WHAT YOU NEED TO DO: Beginning with the line that holds "The nuclide polonium-216", set down each line of the data below through the very last, exactly as given, and nothing beyond that.
######
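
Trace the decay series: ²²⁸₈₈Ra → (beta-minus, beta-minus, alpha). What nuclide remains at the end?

Start: (A, Z) = (228, 88).
After β⁻: (228, 89).
After β⁻: (228, 90).
After α: (224, 88).
Z = 88 is radium.

Ra-224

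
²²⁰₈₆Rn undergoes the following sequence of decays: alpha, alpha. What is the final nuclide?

Start: (A, Z) = (220, 86).
After α: (216, 84).
After α: (212, 82).
Z = 82 is lead.

Pb-212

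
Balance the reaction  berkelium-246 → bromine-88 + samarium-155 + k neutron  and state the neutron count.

Conserve mass number: 246 = 88 + 155 + k, so k = 246 − 243 = 3.
Check atomic number: 97 = 35 + 62 + 0 = 97. ✓

3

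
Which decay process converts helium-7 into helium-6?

ΔA = 6 − 7 = -1; ΔZ = 2 − 2 = +0.
A drops by 1 with Z unchanged — a neutron was emitted.

neutron emission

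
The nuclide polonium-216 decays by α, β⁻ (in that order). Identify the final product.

Bi-212

Start: (A, Z) = (216, 84).
After α: (212, 82).
After β⁻: (212, 83).
Z = 83 is bismuth.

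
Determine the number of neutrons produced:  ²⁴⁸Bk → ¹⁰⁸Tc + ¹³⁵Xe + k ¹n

Conserve mass number: 248 = 108 + 135 + k, so k = 248 − 243 = 5.
Check atomic number: 97 = 43 + 54 + 0 = 97. ✓

5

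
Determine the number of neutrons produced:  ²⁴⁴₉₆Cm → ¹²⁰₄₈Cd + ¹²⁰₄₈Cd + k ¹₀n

4

Conserve mass number: 244 = 120 + 120 + k, so k = 244 − 240 = 4.
Check atomic number: 96 = 48 + 48 + 0 = 96. ✓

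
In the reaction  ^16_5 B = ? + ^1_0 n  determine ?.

Conserve mass number: 16 = A + 1, so A = 15.
Conserve atomic number: 5 = Z + 0, so Z = 5.
Z = 5 is boron, so the species is ^15_5 B.

B-15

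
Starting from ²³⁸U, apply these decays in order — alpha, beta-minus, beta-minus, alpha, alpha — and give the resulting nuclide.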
######
FINISHED TASK:
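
The nuclide polonium-216 decays by α, β⁻ (in that order). Identify the final product.

Bi-212

Start: (A, Z) = (216, 84).
After α: (212, 82).
After β⁻: (212, 83).
Z = 83 is bismuth.

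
Determine the number of neutrons produced:  ²⁴⁸Bk → ¹⁰⁸Tc + ¹³⁵Xe + k ¹n

Conserve mass number: 248 = 108 + 135 + k, so k = 248 − 243 = 5.
Check atomic number: 97 = 43 + 54 + 0 = 97. ✓

5

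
Determine the number of neutrons produced:  ²⁴⁴₉₆Cm → ¹²⁰₄₈Cd + ¹²⁰₄₈Cd + k ¹₀n

4

Conserve mass number: 244 = 120 + 120 + k, so k = 244 − 240 = 4.
Check atomic number: 96 = 48 + 48 + 0 = 96. ✓

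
In the reaction  ^16_5 B = ? + ^1_0 n  determine ?.

Conserve mass number: 16 = A + 1, so A = 15.
Conserve atomic number: 5 = Z + 0, so Z = 5.
Z = 5 is boron, so the species is ^15_5 B.

B-15

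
Starting from ²³⁸U, apply these decays in order — alpha, beta-minus, beta-minus, alpha, alpha — and give the resulting nuclide.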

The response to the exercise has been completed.